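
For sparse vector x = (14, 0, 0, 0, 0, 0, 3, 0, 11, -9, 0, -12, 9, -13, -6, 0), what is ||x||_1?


Non-zero entries: [(0, 14), (6, 3), (8, 11), (9, -9), (11, -12), (12, 9), (13, -13), (14, -6)]
Absolute values: [14, 3, 11, 9, 12, 9, 13, 6]
||x||_1 = sum = 77.

77


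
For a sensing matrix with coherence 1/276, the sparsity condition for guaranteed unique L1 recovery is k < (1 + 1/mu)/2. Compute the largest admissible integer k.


1/mu = 276.
1 + 1/mu = 277.
(1 + 1/mu)/2 = 138.5 is not an integer, so k_max = floor(138.5) = 138.

138


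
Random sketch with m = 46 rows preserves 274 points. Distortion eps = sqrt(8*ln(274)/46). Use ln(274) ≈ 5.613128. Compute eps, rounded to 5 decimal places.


ln(274) ≈ 5.613128.
8*ln(N)/m ≈ 8*5.613128/46 ≈ 0.97619617.
eps = sqrt(0.97619617) ≈ 0.9880264 ≈ 0.98803.

0.98803


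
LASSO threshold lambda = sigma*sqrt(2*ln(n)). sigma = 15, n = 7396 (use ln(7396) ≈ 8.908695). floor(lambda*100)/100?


ln(7396) ≈ 8.908695.
2*ln(n) ≈ 17.81739.
sqrt(2*ln(n)) ≈ sqrt(17.81739) ≈ 4.221065.
lambda ≈ 15*4.221065 = 63.315975.
floor(lambda*100)/100 = 63.31.

63.31


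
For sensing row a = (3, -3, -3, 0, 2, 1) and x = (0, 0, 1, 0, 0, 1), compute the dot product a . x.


Non-zero terms: ['-3*1', '1*1']
Products: [-3, 1]
y = sum = -2.

-2


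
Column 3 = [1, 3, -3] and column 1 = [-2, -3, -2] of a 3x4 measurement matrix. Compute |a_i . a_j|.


Inner product: 1*-2 + 3*-3 + -3*-2
Products: [-2, -9, 6]
Sum = -5.
|dot| = 5.

5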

^^^^^^^^^^^^^^^^

### INSTRUCTIONS TO FOLLOW
Give back the material above without altering a single word.

### ANSWER SPACE
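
For sparse vector x = (14, 0, 0, 0, 0, 0, 3, 0, 11, -9, 0, -12, 9, -13, -6, 0), what is ||x||_1?


Non-zero entries: [(0, 14), (6, 3), (8, 11), (9, -9), (11, -12), (12, 9), (13, -13), (14, -6)]
Absolute values: [14, 3, 11, 9, 12, 9, 13, 6]
||x||_1 = sum = 77.

77


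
For a sensing matrix with coherence 1/276, the sparsity condition for guaranteed unique L1 recovery is k < (1 + 1/mu)/2. Compute the largest admissible integer k.


1/mu = 276.
1 + 1/mu = 277.
(1 + 1/mu)/2 = 138.5 is not an integer, so k_max = floor(138.5) = 138.

138


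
Random sketch with m = 46 rows preserves 274 points. Distortion eps = sqrt(8*ln(274)/46). Use ln(274) ≈ 5.613128. Compute eps, rounded to 5 decimal places.


ln(274) ≈ 5.613128.
8*ln(N)/m ≈ 8*5.613128/46 ≈ 0.97619617.
eps = sqrt(0.97619617) ≈ 0.9880264 ≈ 0.98803.

0.98803


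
LASSO threshold lambda = sigma*sqrt(2*ln(n)). sigma = 15, n = 7396 (use ln(7396) ≈ 8.908695). floor(lambda*100)/100?


ln(7396) ≈ 8.908695.
2*ln(n) ≈ 17.81739.
sqrt(2*ln(n)) ≈ sqrt(17.81739) ≈ 4.221065.
lambda ≈ 15*4.221065 = 63.315975.
floor(lambda*100)/100 = 63.31.

63.31


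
For sensing row a = (3, -3, -3, 0, 2, 1) and x = (0, 0, 1, 0, 0, 1), compute the dot product a . x.


Non-zero terms: ['-3*1', '1*1']
Products: [-3, 1]
y = sum = -2.

-2


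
Column 3 = [1, 3, -3] and column 1 = [-2, -3, -2] of a 3x4 measurement matrix. Compute |a_i . a_j|.


Inner product: 1*-2 + 3*-3 + -3*-2
Products: [-2, -9, 6]
Sum = -5.
|dot| = 5.

5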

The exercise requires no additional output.